━━━ THE RECORDS

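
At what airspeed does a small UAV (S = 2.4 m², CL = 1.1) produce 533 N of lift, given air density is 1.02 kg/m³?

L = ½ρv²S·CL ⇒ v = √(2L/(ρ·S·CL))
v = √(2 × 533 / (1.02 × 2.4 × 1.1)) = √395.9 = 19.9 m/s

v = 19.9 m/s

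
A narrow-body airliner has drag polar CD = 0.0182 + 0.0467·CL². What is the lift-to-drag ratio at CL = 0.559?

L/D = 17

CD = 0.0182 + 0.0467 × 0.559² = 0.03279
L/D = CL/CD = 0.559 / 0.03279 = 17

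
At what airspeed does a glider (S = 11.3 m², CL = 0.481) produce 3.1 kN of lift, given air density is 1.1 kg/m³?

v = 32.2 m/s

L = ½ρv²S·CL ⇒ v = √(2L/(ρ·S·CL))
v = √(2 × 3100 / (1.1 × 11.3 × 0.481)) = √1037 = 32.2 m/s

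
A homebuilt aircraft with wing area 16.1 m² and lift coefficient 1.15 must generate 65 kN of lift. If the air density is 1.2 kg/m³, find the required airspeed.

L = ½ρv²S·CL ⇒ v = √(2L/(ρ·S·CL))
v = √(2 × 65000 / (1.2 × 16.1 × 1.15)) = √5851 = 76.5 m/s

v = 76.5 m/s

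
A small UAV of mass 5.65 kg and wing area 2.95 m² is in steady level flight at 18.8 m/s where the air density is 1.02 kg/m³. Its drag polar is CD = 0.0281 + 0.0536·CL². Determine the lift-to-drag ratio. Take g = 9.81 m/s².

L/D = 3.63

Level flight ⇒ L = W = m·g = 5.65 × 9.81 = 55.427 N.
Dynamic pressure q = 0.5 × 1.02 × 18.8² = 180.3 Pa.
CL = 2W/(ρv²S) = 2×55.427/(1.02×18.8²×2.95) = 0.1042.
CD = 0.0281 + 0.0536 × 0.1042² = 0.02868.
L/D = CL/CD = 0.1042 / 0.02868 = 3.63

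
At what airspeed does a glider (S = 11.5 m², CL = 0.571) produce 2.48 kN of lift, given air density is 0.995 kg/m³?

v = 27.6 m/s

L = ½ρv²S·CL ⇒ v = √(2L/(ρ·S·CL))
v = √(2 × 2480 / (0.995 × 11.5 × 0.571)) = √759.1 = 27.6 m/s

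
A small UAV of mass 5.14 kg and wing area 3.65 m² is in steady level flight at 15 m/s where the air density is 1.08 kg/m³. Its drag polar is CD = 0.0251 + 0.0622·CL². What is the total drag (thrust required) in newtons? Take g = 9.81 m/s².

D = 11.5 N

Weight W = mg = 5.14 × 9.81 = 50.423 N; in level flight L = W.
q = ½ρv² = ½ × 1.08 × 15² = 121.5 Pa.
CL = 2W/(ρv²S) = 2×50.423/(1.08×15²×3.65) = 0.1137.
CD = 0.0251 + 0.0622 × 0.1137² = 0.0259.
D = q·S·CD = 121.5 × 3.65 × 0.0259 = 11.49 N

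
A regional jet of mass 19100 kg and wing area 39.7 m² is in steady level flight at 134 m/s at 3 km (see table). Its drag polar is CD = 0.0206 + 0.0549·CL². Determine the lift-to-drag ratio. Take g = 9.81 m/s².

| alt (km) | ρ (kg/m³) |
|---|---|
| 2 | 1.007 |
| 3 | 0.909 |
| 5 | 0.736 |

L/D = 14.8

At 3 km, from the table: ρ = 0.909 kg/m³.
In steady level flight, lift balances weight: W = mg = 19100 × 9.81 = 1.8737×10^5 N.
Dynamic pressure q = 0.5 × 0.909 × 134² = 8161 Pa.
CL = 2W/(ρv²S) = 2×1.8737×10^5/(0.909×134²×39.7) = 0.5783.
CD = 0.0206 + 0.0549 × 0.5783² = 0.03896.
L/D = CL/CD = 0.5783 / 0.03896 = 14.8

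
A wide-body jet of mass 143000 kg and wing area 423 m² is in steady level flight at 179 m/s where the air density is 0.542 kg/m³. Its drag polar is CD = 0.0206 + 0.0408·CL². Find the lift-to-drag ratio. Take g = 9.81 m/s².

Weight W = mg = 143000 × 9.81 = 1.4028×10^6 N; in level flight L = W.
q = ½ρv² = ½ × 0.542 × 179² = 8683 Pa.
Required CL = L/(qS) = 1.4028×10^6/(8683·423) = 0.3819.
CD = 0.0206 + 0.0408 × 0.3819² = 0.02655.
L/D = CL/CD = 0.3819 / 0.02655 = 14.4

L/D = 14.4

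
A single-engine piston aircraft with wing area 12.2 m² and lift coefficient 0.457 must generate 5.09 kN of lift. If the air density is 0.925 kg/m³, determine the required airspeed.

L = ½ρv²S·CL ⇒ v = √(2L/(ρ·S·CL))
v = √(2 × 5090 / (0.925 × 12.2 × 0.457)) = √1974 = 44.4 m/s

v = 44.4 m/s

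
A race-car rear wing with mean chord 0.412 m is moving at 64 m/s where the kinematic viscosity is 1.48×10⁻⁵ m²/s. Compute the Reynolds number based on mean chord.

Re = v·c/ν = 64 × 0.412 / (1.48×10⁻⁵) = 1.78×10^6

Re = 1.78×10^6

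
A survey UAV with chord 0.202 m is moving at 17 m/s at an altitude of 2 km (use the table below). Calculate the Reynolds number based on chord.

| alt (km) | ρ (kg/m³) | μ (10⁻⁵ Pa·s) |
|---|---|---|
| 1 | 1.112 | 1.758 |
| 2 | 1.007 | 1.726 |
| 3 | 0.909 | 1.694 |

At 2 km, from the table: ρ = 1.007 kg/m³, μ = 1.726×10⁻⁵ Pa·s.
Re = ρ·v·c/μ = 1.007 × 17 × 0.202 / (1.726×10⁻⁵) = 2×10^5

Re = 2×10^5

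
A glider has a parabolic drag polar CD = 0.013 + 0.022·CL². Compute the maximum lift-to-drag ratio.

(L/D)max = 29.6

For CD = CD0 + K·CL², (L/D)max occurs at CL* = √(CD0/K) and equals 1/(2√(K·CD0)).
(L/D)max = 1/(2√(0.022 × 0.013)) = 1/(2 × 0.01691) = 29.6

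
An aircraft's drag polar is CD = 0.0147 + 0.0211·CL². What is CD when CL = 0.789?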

━━━━━━

:: EXERCISE ::
Only the lines from the one containing "A survey UAV" through the last line of the records should appear, each written out exactly.

:: RESULT OF THIS EXERCISE ::
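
A survey UAV with chord 0.202 m is moving at 17 m/s at an altitude of 2 km (use the table below). Calculate the Reynolds number based on chord.

| alt (km) | ρ (kg/m³) | μ (10⁻⁵ Pa·s) |
|---|---|---|
| 1 | 1.112 | 1.758 |
| 2 | 1.007 | 1.726 |
| 3 | 0.909 | 1.694 |

At 2 km, from the table: ρ = 1.007 kg/m³, μ = 1.726×10⁻⁵ Pa·s.
Re = ρ·v·c/μ = 1.007 × 17 × 0.202 / (1.726×10⁻⁵) = 2×10^5

Re = 2×10^5

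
A glider has a parabolic drag polar CD = 0.013 + 0.022·CL². Compute the maximum lift-to-drag ratio.

(L/D)max = 29.6

For CD = CD0 + K·CL², (L/D)max occurs at CL* = √(CD0/K) and equals 1/(2√(K·CD0)).
(L/D)max = 1/(2√(0.022 × 0.013)) = 1/(2 × 0.01691) = 29.6

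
An aircraft's drag polar is CD = 0.0147 + 0.0211·CL². What is CD when CL = 0.789?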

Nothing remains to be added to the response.